⟨

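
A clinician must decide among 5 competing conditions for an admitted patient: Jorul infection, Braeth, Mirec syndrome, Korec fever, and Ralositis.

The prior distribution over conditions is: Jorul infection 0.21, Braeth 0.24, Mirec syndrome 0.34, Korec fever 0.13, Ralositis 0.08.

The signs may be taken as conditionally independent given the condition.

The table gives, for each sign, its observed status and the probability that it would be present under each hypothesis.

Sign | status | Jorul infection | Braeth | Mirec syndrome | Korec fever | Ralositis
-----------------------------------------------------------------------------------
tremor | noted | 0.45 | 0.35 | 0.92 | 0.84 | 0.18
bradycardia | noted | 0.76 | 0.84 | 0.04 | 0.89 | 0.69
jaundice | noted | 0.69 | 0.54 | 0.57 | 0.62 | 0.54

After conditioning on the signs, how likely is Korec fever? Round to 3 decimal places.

By Bayes' rule with conditional independence, the unnormalized weight for each hypothesis is prior × ∏ likelihoods:
  Jorul infection: 0.21 × 0.45 × 0.76 × 0.69 = 0.049556
  Braeth: 0.24 × 0.35 × 0.84 × 0.54 = 0.038102
  Mirec syndrome: 0.34 × 0.92 × 0.04 × 0.57 = 0.0071318
  Korec fever: 0.13 × 0.84 × 0.89 × 0.62 = 0.060257
  Ralositis: 0.08 × 0.18 × 0.69 × 0.54 = 0.0053654
The unnormalized weights sum to 0.16041.
P(Korec fever | evidence) = 0.060257 / 0.16041 ≈ 0.376.

0.376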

⟩

**PROBLEM TO WORK ON:** Pull every line containing "status" from the material above.

**PROBLEM SOLUTION:**
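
The table gives, for each sign, its observed status and the probability that it would be present under each hypothesis.
Sign | status | Jorul infection | Braeth | Mirec syndrome | Korec fever | Ralositis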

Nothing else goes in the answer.